══ Provided information
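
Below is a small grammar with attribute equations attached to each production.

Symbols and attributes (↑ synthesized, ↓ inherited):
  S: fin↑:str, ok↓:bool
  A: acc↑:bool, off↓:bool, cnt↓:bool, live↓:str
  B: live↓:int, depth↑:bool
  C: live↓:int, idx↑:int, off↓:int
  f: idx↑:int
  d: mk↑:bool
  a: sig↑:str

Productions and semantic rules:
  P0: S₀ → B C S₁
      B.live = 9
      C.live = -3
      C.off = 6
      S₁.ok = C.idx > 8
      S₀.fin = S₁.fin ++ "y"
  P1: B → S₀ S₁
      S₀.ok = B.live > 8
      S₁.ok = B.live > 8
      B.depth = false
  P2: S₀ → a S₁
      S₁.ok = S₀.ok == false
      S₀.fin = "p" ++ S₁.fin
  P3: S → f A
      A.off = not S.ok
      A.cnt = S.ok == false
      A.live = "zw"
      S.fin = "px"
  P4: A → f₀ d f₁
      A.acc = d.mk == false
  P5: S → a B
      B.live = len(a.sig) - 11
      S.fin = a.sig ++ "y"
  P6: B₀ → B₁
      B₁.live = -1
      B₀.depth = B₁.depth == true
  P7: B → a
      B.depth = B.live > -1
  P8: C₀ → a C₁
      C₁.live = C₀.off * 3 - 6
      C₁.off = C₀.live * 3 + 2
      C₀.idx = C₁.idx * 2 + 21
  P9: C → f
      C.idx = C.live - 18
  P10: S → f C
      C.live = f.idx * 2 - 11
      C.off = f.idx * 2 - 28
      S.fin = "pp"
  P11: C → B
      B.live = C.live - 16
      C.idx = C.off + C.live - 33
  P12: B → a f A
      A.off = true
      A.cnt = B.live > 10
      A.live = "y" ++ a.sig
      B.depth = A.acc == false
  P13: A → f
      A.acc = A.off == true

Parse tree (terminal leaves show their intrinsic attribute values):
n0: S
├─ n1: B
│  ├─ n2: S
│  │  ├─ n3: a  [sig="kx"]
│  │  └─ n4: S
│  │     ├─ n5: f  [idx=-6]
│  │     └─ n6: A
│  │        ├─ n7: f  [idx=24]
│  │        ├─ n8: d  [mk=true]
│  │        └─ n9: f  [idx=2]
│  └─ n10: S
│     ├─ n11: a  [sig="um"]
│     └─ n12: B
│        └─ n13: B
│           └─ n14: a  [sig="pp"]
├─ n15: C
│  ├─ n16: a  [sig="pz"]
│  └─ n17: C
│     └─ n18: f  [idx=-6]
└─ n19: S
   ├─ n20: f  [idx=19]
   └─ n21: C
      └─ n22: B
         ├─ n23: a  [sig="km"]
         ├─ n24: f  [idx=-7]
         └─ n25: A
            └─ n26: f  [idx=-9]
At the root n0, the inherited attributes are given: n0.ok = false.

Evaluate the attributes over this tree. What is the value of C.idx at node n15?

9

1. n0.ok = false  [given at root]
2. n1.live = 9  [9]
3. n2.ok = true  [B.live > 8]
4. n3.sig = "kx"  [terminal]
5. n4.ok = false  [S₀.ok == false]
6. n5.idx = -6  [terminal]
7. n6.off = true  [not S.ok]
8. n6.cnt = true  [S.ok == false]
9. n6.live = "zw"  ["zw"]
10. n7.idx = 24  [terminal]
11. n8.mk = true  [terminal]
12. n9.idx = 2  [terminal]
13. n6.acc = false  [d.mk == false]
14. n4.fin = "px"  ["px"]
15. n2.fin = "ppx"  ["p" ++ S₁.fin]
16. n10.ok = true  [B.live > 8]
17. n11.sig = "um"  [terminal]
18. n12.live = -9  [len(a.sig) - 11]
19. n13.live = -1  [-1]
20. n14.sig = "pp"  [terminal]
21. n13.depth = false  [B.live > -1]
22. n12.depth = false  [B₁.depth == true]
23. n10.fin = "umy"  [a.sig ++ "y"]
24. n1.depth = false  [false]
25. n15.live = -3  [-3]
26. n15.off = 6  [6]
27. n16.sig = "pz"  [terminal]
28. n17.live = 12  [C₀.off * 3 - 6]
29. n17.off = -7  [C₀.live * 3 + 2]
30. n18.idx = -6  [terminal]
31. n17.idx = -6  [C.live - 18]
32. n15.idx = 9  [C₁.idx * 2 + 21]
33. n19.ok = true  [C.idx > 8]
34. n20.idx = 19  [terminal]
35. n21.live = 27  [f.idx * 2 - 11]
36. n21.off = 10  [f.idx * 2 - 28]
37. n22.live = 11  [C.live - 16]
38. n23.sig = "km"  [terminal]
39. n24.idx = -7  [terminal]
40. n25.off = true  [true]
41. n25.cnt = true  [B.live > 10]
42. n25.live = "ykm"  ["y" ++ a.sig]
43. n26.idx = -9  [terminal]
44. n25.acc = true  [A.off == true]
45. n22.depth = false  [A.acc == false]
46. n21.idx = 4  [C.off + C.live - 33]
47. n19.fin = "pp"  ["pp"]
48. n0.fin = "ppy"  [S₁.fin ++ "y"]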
════
Extract the lines of the preceding material that run from the line with "S₁.ok = C.idx > 8" through the line with "C₁.off = C₀.live * 3 + 2", inclusive, reproducing them exactly and adding nothing.

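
      S₁.ok = C.idx > 8
      S₀.fin = S₁.fin ++ "y"
  P1: B → S₀ S₁
      S₀.ok = B.live > 8
      S₁.ok = B.live > 8
      B.depth = false
  P2: S₀ → a S₁
      S₁.ok = S₀.ok == false
      S₀.fin = "p" ++ S₁.fin
  P3: S → f A
      A.off = not S.ok
      A.cnt = S.ok == false
      A.live = "zw"
      S.fin = "px"
  P4: A → f₀ d f₁
      A.acc = d.mk == false
  P5: S → a B
      B.live = len(a.sig) - 11
      S.fin = a.sig ++ "y"
  P6: B₀ → B₁
      B₁.live = -1
      B₀.depth = B₁.depth == true
  P7: B → a
      B.depth = B.live > -1
  P8: C₀ → a C₁
      C₁.live = C₀.off * 3 - 6
      C₁.off = C₀.live * 3 + 2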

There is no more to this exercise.